=== WORK ITEM ===
Collect each line of the records containing the string "transformed".

---------------

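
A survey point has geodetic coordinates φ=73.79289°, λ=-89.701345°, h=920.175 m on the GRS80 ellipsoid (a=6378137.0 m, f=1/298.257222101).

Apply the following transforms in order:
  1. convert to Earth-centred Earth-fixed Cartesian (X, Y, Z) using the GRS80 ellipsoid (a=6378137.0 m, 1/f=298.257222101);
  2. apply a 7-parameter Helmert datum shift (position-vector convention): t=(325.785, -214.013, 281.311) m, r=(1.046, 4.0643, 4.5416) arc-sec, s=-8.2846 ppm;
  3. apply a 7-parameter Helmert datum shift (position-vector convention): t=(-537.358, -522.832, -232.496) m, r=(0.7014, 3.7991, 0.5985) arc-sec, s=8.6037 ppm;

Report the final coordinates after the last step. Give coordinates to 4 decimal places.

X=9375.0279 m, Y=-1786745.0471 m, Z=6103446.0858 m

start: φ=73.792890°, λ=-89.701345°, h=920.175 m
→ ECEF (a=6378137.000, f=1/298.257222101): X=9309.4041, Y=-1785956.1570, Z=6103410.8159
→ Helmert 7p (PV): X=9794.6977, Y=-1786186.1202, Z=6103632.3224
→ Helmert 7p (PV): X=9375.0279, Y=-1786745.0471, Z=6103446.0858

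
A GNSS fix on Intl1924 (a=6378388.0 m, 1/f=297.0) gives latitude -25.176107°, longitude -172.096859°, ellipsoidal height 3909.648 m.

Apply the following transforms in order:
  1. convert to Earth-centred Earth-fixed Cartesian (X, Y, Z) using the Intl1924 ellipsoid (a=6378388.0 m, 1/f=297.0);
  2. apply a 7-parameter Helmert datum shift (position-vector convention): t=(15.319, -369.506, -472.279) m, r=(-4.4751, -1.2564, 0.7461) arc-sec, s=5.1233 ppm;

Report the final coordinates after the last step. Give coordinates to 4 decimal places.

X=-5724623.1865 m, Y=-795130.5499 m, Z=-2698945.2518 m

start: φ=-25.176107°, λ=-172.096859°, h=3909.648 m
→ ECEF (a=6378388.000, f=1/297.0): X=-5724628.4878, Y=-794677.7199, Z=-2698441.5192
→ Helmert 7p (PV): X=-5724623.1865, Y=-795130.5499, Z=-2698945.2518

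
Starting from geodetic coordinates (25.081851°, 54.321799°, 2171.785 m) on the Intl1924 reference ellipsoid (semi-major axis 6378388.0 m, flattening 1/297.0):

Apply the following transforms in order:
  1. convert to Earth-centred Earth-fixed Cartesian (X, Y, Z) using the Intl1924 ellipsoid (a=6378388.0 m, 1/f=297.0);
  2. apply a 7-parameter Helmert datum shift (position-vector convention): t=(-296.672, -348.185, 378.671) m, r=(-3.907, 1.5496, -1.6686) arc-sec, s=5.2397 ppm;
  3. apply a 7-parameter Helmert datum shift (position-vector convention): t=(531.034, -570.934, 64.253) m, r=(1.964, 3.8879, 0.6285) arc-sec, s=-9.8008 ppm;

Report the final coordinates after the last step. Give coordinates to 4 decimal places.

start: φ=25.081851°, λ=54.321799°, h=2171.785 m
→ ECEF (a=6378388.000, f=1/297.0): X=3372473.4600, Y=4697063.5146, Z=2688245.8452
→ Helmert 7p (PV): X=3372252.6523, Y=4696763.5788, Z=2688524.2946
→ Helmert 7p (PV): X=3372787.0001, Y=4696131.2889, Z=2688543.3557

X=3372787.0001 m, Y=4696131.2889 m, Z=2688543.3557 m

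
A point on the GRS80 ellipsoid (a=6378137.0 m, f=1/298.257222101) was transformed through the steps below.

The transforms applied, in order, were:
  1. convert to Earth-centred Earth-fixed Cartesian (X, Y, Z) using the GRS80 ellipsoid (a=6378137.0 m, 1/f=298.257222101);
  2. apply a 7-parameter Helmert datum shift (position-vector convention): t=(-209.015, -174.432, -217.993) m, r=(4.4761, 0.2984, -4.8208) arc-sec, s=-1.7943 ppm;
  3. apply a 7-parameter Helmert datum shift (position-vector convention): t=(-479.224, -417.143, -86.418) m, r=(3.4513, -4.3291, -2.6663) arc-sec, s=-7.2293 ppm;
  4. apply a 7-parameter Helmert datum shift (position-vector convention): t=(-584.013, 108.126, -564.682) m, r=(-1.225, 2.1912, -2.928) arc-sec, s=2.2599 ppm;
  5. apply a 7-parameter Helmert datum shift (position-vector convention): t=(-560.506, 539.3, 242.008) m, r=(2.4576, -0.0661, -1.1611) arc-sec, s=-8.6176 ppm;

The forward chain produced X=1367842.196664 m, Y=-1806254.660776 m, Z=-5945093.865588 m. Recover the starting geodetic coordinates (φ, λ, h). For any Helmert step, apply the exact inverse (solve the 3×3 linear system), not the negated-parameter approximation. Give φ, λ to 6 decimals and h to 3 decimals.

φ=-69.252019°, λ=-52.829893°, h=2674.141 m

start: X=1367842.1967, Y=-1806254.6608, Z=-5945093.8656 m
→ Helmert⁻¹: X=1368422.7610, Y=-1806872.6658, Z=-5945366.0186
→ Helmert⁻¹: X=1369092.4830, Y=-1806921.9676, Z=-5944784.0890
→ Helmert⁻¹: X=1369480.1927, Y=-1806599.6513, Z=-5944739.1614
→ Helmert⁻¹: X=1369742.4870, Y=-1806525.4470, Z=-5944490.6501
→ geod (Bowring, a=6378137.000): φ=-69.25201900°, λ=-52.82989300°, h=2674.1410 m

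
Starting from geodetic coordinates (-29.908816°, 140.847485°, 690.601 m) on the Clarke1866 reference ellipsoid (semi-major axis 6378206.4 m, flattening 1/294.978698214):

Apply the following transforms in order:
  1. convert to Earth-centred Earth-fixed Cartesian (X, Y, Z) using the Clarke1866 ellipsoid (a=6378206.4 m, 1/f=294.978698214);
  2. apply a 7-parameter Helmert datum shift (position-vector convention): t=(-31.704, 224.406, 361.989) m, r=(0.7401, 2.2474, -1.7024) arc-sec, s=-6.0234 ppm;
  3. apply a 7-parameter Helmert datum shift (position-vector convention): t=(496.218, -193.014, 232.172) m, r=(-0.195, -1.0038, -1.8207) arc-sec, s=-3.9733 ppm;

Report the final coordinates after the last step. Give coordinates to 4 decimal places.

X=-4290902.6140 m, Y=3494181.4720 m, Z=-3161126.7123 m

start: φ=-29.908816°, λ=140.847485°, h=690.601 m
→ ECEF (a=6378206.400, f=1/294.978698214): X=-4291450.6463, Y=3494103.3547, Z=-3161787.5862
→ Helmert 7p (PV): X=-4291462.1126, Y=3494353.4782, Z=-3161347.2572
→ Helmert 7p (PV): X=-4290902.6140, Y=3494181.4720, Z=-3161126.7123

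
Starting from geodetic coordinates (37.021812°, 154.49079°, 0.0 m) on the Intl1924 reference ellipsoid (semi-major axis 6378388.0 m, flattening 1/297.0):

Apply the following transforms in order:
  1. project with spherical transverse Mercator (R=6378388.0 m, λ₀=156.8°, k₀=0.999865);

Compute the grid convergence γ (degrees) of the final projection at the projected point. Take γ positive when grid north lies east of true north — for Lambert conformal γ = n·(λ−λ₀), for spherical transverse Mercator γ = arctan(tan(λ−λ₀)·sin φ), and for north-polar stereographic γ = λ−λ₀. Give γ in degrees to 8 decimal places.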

---------------

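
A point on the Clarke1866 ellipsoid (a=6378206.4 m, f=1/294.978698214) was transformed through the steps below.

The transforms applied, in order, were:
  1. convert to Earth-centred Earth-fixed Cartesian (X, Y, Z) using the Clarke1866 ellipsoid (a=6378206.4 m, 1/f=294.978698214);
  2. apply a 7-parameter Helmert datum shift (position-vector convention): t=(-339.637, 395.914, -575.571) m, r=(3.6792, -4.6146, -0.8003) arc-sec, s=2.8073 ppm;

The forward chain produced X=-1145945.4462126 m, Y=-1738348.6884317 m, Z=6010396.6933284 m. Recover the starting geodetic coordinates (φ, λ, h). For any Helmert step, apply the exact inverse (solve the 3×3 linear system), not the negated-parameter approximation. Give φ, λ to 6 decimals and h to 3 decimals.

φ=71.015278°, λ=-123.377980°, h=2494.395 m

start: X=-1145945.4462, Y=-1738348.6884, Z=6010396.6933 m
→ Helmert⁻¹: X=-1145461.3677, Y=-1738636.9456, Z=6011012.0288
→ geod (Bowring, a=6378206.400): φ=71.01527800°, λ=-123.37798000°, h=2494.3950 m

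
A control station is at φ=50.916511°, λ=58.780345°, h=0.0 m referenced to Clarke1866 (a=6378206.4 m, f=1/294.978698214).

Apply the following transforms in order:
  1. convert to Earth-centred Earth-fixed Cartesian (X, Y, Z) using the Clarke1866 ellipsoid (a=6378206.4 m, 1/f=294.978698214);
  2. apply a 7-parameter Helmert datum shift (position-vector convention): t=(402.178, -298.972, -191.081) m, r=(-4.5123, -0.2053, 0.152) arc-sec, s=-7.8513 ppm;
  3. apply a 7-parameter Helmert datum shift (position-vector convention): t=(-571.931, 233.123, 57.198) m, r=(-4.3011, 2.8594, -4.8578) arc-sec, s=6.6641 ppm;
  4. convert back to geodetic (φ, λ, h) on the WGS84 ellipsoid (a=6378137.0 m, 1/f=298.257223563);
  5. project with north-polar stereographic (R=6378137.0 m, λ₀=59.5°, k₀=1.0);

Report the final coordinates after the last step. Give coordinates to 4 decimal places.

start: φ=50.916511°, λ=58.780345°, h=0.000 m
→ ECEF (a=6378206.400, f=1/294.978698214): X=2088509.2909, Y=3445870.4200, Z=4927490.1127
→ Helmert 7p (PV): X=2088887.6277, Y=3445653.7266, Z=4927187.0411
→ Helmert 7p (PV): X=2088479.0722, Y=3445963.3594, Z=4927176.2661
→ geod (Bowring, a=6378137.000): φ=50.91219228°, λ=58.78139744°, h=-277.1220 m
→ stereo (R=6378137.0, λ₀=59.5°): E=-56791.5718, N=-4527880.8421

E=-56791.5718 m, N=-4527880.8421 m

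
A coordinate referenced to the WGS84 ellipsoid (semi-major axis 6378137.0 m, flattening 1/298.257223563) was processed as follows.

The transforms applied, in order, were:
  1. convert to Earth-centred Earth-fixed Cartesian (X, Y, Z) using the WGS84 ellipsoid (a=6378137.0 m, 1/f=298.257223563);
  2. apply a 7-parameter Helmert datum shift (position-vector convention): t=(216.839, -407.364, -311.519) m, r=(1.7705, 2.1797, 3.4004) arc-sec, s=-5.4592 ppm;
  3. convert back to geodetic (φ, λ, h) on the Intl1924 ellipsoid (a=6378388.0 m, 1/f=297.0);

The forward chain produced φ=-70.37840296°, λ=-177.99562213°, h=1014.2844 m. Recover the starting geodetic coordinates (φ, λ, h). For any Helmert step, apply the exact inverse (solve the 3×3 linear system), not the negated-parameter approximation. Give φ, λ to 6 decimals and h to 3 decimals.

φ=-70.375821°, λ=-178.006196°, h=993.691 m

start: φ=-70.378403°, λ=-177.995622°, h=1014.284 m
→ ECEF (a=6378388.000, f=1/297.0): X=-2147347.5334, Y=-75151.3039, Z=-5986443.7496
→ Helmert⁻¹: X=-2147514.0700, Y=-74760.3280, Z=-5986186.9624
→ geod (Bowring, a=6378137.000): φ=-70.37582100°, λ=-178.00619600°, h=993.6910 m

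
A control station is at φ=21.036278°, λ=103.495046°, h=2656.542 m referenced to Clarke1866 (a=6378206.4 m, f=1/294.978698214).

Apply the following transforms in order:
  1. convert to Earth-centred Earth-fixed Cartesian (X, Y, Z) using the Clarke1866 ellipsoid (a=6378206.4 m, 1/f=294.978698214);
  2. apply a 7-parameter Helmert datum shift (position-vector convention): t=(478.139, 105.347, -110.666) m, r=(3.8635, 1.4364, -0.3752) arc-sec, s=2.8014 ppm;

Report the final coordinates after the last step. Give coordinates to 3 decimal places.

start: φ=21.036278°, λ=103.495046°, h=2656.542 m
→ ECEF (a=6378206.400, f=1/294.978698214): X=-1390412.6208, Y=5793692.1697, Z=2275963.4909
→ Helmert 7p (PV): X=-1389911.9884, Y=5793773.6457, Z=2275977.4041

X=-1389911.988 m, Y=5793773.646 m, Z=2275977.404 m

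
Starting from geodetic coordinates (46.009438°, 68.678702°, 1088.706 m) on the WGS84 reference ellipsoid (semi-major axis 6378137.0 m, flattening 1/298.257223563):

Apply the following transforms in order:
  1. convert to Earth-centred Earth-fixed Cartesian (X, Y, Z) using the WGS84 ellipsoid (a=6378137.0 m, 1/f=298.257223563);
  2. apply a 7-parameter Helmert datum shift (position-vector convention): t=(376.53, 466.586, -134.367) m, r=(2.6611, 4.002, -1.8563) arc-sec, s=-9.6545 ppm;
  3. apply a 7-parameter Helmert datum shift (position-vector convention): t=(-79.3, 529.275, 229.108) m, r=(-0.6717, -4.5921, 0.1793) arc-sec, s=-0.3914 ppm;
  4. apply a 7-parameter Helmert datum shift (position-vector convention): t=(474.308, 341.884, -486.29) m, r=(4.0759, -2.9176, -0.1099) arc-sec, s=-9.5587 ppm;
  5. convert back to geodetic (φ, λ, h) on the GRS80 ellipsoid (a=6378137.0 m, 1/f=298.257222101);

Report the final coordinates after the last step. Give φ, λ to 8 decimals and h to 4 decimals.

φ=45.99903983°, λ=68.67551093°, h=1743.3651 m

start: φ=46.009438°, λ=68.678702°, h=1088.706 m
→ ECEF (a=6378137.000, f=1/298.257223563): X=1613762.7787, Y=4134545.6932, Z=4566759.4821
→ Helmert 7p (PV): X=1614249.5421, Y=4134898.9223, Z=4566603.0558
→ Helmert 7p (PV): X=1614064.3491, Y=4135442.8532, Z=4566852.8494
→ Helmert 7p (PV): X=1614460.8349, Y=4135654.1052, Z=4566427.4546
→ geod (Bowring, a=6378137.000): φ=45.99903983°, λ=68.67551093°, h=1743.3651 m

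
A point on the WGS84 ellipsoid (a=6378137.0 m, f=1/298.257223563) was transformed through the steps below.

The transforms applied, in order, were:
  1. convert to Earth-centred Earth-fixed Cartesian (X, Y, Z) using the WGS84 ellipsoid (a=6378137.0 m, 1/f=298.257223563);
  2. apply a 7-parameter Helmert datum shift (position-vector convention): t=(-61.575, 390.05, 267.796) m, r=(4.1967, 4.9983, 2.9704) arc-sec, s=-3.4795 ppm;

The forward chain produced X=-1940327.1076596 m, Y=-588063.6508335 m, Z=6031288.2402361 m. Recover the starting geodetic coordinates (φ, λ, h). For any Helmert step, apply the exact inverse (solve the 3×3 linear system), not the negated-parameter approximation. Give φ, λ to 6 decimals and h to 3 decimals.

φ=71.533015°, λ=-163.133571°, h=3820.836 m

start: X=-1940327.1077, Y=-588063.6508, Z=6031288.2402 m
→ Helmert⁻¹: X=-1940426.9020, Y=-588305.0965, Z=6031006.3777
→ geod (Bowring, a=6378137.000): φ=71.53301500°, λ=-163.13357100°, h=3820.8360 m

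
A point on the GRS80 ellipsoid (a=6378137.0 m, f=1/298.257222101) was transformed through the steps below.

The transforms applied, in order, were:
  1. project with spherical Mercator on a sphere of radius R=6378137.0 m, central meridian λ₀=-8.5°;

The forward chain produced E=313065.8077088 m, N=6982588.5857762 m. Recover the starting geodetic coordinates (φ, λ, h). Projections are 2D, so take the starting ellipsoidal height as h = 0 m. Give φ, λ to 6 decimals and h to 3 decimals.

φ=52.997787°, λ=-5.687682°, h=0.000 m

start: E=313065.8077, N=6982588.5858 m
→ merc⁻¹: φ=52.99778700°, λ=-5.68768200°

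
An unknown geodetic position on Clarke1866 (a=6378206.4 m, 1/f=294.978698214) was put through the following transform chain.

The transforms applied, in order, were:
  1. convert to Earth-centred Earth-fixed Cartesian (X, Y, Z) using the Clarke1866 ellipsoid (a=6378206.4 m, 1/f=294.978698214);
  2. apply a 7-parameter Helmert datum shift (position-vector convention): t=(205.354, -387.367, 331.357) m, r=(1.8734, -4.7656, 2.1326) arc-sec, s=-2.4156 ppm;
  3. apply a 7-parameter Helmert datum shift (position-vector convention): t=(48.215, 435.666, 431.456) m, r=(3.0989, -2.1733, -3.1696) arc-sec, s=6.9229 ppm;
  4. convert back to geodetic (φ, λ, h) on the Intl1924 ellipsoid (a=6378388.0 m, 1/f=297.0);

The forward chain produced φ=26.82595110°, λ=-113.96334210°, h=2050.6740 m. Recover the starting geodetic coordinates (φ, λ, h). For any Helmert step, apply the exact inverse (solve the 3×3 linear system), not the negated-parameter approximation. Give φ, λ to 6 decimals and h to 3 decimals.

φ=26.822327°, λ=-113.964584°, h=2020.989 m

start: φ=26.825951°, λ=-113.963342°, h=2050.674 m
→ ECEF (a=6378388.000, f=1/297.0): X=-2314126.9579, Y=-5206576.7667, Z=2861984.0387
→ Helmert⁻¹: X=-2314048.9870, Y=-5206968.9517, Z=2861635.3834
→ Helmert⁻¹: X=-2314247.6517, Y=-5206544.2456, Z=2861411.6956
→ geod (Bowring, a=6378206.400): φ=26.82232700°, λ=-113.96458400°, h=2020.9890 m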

---------------

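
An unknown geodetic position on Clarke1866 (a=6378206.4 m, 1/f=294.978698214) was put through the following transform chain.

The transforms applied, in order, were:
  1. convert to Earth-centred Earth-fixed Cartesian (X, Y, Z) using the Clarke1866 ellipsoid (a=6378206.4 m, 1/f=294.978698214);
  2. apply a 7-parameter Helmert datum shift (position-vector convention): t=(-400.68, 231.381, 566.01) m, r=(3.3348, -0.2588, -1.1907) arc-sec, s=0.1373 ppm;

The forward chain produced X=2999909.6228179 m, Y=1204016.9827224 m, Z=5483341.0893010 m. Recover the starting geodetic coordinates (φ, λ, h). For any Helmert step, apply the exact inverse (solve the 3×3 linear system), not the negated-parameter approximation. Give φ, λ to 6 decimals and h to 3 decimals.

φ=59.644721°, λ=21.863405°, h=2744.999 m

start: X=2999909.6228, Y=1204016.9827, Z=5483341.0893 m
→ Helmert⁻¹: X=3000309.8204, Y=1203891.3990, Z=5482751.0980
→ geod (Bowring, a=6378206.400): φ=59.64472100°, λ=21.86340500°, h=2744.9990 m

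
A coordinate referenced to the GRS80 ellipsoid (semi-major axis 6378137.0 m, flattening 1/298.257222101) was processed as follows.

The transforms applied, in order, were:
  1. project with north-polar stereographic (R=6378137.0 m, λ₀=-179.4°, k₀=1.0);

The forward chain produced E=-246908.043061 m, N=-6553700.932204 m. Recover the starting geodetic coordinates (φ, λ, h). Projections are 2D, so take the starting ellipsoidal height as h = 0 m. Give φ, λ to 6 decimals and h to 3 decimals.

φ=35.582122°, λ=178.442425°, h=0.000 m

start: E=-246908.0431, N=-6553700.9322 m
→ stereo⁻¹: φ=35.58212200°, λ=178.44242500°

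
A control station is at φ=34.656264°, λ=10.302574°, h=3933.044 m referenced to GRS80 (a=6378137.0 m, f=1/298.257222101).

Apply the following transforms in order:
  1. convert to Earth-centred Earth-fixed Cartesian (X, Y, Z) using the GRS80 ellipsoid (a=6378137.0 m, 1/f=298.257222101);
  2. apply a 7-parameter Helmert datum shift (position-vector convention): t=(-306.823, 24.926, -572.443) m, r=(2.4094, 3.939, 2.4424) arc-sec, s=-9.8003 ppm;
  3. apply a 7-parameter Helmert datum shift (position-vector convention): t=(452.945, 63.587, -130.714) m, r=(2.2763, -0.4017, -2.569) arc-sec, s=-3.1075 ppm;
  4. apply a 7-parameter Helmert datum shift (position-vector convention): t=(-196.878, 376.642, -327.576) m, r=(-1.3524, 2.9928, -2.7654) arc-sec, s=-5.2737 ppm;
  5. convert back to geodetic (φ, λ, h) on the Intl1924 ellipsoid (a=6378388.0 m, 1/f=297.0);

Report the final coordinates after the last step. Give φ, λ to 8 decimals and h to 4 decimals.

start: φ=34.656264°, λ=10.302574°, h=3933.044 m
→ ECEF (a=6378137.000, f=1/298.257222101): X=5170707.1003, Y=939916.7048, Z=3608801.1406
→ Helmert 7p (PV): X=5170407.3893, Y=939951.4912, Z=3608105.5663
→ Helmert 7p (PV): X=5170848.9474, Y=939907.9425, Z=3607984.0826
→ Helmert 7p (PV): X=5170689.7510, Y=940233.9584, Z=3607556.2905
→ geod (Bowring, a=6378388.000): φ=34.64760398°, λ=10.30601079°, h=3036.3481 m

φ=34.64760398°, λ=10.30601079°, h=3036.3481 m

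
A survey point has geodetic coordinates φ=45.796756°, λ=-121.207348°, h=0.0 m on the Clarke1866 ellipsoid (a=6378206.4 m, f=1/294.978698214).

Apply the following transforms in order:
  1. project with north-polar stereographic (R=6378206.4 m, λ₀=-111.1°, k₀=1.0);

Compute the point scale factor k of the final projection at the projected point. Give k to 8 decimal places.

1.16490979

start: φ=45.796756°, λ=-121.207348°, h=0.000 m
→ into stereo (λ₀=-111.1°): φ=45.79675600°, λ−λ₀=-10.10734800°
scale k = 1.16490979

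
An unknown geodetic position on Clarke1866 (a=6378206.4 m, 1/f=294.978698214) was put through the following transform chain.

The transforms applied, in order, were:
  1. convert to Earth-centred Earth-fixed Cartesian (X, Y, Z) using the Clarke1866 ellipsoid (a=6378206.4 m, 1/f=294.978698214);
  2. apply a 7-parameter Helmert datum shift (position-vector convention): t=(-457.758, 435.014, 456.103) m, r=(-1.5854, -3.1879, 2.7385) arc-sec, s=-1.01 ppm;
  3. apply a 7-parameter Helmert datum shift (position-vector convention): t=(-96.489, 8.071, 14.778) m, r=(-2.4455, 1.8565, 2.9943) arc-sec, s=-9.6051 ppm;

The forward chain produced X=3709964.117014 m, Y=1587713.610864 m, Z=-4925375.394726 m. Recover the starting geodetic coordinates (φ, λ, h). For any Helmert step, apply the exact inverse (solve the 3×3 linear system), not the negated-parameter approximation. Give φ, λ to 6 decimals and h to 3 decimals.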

---------------

=== PROBLEM SOLUTION ===
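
A point on the GRS80 ellipsoid (a=6378137.0 m, f=1/298.257222101) was transformed through the steps below.
A point on the Clarke1866 ellipsoid (a=6378206.4 m, f=1/294.978698214) was transformed through the steps below.
A point on the WGS84 ellipsoid (a=6378137.0 m, f=1/298.257223563) was transformed through the steps below.
A point on the GRS80 ellipsoid (a=6378137.0 m, f=1/298.257222101) was transformed through the steps below.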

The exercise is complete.